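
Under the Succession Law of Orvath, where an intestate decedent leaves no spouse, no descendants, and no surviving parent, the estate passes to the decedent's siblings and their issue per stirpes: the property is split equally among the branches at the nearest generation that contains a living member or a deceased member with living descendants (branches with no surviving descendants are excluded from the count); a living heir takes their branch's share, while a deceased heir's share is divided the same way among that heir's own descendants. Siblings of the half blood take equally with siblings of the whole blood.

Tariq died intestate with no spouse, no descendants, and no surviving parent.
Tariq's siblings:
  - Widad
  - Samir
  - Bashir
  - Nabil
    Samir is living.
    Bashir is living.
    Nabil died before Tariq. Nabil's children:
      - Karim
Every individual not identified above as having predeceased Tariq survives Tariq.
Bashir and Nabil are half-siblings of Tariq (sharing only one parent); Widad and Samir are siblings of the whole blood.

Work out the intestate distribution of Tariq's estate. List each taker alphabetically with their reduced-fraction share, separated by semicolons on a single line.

No spouse, descendants, or parent survives, so the estate passes to Tariq's siblings per stirpes.
Half-blood and whole-blood siblings take equally under the stated rule.
The estate is divided into 4 equal shares of 1/4 among Widad, Samir, Bashir, Nabil.
Widad is living and takes 1/4.
Samir is living and takes 1/4.
Bashir is living and takes 1/4.
Nabil predeceased; the 1/4 allotted to Nabil's branch passes to Nabil's issue by representation.
Karim is the sole taker at this level and receives the full 1/4.

Bashir 1/4; Karim 1/4; Samir 1/4; Widad 1/4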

# # #

- [What the exercise asks]
Starting at the line with "Bashir and Nabil", restate each line through the end of the records, both ends included, and stop there.

- [Answer space]
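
Bashir and Nabil are half-siblings of Tariq (sharing only one parent); Widad and Samir are siblings of the whole blood.

Work out the intestate distribution of Tariq's estate. List each taker alphabetically with their reduced-fraction share, separated by semicolons on a single line.

No spouse, descendants, or parent survives, so the estate passes to Tariq's siblings per stirpes.
Half-blood and whole-blood siblings take equally under the stated rule.
The estate is divided into 4 equal shares of 1/4 among Widad, Samir, Bashir, Nabil.
Widad is living and takes 1/4.
Samir is living and takes 1/4.
Bashir is living and takes 1/4.
Nabil predeceased; the 1/4 allotted to Nabil's branch passes to Nabil's issue by representation.
Karim is the sole taker at this level and receives the full 1/4.

Bashir 1/4; Karim 1/4; Samir 1/4; Widad 1/4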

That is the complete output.